• What you will do
All of the entries below are to be copied word for word.

• Record set
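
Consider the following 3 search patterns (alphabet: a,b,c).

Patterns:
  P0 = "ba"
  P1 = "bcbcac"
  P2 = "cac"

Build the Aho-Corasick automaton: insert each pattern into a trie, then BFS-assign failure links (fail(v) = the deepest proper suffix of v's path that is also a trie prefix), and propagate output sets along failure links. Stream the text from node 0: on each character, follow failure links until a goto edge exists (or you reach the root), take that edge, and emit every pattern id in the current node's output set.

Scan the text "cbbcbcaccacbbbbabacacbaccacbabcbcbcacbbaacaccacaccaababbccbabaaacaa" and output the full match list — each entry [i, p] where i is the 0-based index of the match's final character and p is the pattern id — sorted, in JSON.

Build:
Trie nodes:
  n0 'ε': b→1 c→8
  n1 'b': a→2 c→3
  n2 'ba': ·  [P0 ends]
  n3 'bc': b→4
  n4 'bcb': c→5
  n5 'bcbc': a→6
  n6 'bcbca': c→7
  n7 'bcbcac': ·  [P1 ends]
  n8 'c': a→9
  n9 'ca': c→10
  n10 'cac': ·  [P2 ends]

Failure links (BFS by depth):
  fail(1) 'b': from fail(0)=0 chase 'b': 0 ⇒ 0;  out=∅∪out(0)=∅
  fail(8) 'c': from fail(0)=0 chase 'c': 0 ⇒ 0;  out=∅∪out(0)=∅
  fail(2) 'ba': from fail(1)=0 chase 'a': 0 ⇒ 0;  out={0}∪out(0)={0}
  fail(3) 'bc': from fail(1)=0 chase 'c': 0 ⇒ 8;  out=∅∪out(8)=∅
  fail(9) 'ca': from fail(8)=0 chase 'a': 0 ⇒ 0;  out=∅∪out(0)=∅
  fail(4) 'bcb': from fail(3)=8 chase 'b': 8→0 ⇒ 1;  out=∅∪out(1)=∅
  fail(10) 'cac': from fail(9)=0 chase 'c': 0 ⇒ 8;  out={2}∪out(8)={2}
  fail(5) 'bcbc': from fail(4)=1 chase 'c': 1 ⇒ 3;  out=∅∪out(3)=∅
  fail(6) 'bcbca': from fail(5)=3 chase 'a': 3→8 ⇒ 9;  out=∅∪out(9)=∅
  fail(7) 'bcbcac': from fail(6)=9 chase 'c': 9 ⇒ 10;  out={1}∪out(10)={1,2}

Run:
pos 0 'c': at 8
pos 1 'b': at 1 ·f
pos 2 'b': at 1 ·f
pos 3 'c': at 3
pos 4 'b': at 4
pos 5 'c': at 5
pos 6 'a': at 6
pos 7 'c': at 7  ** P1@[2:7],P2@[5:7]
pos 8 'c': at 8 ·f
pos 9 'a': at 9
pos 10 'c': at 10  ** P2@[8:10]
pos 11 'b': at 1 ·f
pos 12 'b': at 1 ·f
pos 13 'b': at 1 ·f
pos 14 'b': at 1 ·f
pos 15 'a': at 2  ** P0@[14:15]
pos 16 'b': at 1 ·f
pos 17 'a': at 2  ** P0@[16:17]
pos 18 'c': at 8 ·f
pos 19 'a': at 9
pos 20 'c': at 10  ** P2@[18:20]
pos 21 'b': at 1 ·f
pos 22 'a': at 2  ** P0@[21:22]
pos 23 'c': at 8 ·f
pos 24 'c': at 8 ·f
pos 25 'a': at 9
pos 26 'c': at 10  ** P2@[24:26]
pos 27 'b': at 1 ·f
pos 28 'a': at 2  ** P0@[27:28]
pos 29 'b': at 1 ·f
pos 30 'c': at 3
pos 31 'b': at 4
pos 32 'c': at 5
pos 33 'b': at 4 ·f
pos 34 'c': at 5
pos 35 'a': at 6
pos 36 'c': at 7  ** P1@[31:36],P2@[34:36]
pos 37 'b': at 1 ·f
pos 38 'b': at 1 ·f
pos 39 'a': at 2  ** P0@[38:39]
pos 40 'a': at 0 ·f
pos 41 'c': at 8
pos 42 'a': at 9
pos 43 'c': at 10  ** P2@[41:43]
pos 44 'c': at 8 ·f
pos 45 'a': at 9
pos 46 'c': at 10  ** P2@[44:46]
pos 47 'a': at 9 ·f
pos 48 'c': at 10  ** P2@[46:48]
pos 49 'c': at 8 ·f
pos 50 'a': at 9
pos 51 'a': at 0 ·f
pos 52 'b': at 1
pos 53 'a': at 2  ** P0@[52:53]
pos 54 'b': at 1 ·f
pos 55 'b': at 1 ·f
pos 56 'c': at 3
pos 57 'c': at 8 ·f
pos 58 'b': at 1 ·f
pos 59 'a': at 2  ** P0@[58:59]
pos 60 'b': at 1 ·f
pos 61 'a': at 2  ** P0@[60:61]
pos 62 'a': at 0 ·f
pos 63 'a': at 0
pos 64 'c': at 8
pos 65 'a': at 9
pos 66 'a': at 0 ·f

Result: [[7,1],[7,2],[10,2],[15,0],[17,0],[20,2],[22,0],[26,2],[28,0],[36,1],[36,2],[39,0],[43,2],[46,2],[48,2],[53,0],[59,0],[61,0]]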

• Answer space
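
Consider the following 3 search patterns (alphabet: a,b,c).

Patterns:
  P0 = "ba"
  P1 = "bcbcac"
  P2 = "cac"

Build the Aho-Corasick automaton: insert each pattern into a trie, then BFS-assign failure links (fail(v) = the deepest proper suffix of v's path that is also a trie prefix), and propagate output sets along failure links. Stream the text from node 0: on each character, follow failure links until a goto edge exists (or you reach the root), take that edge, and emit every pattern id in the current node's output set.

Scan the text "cbbcbcaccacbbbbabacacbaccacbabcbcbcacbbaacaccacaccaababbccbabaaacaa" and output the full match list — each entry [i, p] where i is the 0-based index of the match's final character and p is the pattern id — sorted, in JSON.

Build:
Trie nodes:
  n0 'ε': b→1 c→8
  n1 'b': a→2 c→3
  n2 'ba': ·  [P0 ends]
  n3 'bc': b→4
  n4 'bcb': c→5
  n5 'bcbc': a→6
  n6 'bcbca': c→7
  n7 'bcbcac': ·  [P1 ends]
  n8 'c': a→9
  n9 'ca': c→10
  n10 'cac': ·  [P2 ends]

Failure links (BFS by depth):
  fail(1) 'b': from fail(0)=0 chase 'b': 0 ⇒ 0;  out=∅∪out(0)=∅
  fail(8) 'c': from fail(0)=0 chase 'c': 0 ⇒ 0;  out=∅∪out(0)=∅
  fail(2) 'ba': from fail(1)=0 chase 'a': 0 ⇒ 0;  out={0}∪out(0)={0}
  fail(3) 'bc': from fail(1)=0 chase 'c': 0 ⇒ 8;  out=∅∪out(8)=∅
  fail(9) 'ca': from fail(8)=0 chase 'a': 0 ⇒ 0;  out=∅∪out(0)=∅
  fail(4) 'bcb': from fail(3)=8 chase 'b': 8→0 ⇒ 1;  out=∅∪out(1)=∅
  fail(10) 'cac': from fail(9)=0 chase 'c': 0 ⇒ 8;  out={2}∪out(8)={2}
  fail(5) 'bcbc': from fail(4)=1 chase 'c': 1 ⇒ 3;  out=∅∪out(3)=∅
  fail(6) 'bcbca': from fail(5)=3 chase 'a': 3→8 ⇒ 9;  out=∅∪out(9)=∅
  fail(7) 'bcbcac': from fail(6)=9 chase 'c': 9 ⇒ 10;  out={1}∪out(10)={1,2}

Run:
pos 0 'c': at 8
pos 1 'b': at 1 ·f
pos 2 'b': at 1 ·f
pos 3 'c': at 3
pos 4 'b': at 4
pos 5 'c': at 5
pos 6 'a': at 6
pos 7 'c': at 7  ** P1@[2:7],P2@[5:7]
pos 8 'c': at 8 ·f
pos 9 'a': at 9
pos 10 'c': at 10  ** P2@[8:10]
pos 11 'b': at 1 ·f
pos 12 'b': at 1 ·f
pos 13 'b': at 1 ·f
pos 14 'b': at 1 ·f
pos 15 'a': at 2  ** P0@[14:15]
pos 16 'b': at 1 ·f
pos 17 'a': at 2  ** P0@[16:17]
pos 18 'c': at 8 ·f
pos 19 'a': at 9
pos 20 'c': at 10  ** P2@[18:20]
pos 21 'b': at 1 ·f
pos 22 'a': at 2  ** P0@[21:22]
pos 23 'c': at 8 ·f
pos 24 'c': at 8 ·f
pos 25 'a': at 9
pos 26 'c': at 10  ** P2@[24:26]
pos 27 'b': at 1 ·f
pos 28 'a': at 2  ** P0@[27:28]
pos 29 'b': at 1 ·f
pos 30 'c': at 3
pos 31 'b': at 4
pos 32 'c': at 5
pos 33 'b': at 4 ·f
pos 34 'c': at 5
pos 35 'a': at 6
pos 36 'c': at 7  ** P1@[31:36],P2@[34:36]
pos 37 'b': at 1 ·f
pos 38 'b': at 1 ·f
pos 39 'a': at 2  ** P0@[38:39]
pos 40 'a': at 0 ·f
pos 41 'c': at 8
pos 42 'a': at 9
pos 43 'c': at 10  ** P2@[41:43]
pos 44 'c': at 8 ·f
pos 45 'a': at 9
pos 46 'c': at 10  ** P2@[44:46]
pos 47 'a': at 9 ·f
pos 48 'c': at 10  ** P2@[46:48]
pos 49 'c': at 8 ·f
pos 50 'a': at 9
pos 51 'a': at 0 ·f
pos 52 'b': at 1
pos 53 'a': at 2  ** P0@[52:53]
pos 54 'b': at 1 ·f
pos 55 'b': at 1 ·f
pos 56 'c': at 3
pos 57 'c': at 8 ·f
pos 58 'b': at 1 ·f
pos 59 'a': at 2  ** P0@[58:59]
pos 60 'b': at 1 ·f
pos 61 'a': at 2  ** P0@[60:61]
pos 62 'a': at 0 ·f
pos 63 'a': at 0
pos 64 'c': at 8
pos 65 'a': at 9
pos 66 'a': at 0 ·f

Result: [[7,1],[7,2],[10,2],[15,0],[17,0],[20,2],[22,0],[26,2],[28,0],[36,1],[36,2],[39,0],[43,2],[46,2],[48,2],[53,0],[59,0],[61,0]]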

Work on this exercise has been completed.